Collected data entries
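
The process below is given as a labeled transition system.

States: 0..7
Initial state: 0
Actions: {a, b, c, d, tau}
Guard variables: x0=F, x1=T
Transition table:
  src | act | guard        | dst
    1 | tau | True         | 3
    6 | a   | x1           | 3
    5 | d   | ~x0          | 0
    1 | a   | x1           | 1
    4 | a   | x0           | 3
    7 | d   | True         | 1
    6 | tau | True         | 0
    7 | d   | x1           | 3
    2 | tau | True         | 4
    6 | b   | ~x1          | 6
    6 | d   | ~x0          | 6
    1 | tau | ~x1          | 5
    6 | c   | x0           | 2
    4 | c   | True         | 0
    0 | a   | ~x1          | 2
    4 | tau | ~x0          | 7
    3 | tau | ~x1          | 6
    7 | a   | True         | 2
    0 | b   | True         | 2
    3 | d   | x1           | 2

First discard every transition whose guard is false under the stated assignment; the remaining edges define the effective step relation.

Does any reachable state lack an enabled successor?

Answer: DEADLOCK-FREE

Analysis:
Reachable = {0,1,2,3,4,7}
  0: b→2  [1 out]
  1: a→1  tau→3  [2 out]
  2: tau→4  [1 out]
  3: d→2  [1 out]
  4: c→0  tau→7  [2 out]
  7: a→2  d→1  d→3  [3 out]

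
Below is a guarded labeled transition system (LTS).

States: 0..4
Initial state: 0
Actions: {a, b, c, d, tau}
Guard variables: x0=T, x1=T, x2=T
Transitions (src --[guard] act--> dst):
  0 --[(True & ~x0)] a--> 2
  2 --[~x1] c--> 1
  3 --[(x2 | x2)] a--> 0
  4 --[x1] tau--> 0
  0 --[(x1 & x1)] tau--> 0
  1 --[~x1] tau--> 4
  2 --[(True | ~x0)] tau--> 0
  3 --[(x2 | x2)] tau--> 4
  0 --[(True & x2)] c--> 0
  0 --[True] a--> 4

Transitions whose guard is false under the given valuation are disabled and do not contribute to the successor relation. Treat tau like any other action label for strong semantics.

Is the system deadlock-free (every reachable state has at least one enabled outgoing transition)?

Answer: DEADLOCK-FREE

Analysis:
Reachable = {0,4}
  0: a→4  c→0  tau→0  [3 out]
  4: tau→0  [1 out]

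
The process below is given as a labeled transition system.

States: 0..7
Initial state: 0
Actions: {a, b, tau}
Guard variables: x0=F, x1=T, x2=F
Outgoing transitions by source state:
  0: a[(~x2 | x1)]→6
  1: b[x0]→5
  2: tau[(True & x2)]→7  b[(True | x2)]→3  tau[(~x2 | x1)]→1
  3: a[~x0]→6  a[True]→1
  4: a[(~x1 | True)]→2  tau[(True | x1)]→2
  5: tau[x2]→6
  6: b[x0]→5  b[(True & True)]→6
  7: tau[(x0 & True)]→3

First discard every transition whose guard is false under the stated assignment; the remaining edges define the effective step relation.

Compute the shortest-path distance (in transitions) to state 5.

Answer: UNREACHABLE

Analysis:
Breadth-first toward 5:
  Layer 0: {0}
  Layer 1: {6}
5 never appears.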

Aim of the task: Check every line of the entries for the string "variables". Give only the number of lines that hold it.

Solved problem: 3